(Data excerpts)
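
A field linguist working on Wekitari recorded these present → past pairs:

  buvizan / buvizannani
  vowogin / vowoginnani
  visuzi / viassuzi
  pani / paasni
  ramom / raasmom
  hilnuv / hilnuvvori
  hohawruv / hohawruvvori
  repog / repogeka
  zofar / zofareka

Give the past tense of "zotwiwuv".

zotwiwuvvori

vowogin and visuzi both have last vowel 'i' yet inflect differently (vowoginnani, viassuzi), so the last vowel is not what conditions the rule; the final letter is.
"zotwiwuv" ends in -v. The stems ending in -v (hilnuv → hilnuvvori, hohawruv → hohawruvvori) double the final consonant and add -ori.
The other patterns: stems ending in -n double the final consonant and add -ani; stems ending in -i or -m insert -as- after the first vowel; stems ending in -g or -r add -eka.
So zotwiwuv → zotwiwuvvori.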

> How to complete this task
Reproduce the data shown above in its entirety, keeping each word as it is.

> Completed exercise
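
A field linguist working on Wekitari recorded these present → past pairs:

  buvizan / buvizannani
  vowogin / vowoginnani
  visuzi / viassuzi
  pani / paasni
  ramom / raasmom
  hilnuv / hilnuvvori
  hohawruv / hohawruvvori
  repog / repogeka
  zofar / zofareka

Give the past tense of "zotwiwuv".

zotwiwuvvori

vowogin and visuzi both have last vowel 'i' yet inflect differently (vowoginnani, viassuzi), so the last vowel is not what conditions the rule; the final letter is.
"zotwiwuv" ends in -v. The stems ending in -v (hilnuv → hilnuvvori, hohawruv → hohawruvvori) double the final consonant and add -ori.
The other patterns: stems ending in -n double the final consonant and add -ani; stems ending in -i or -m insert -as- after the first vowel; stems ending in -g or -r add -eka.
So zotwiwuv → zotwiwuvvori.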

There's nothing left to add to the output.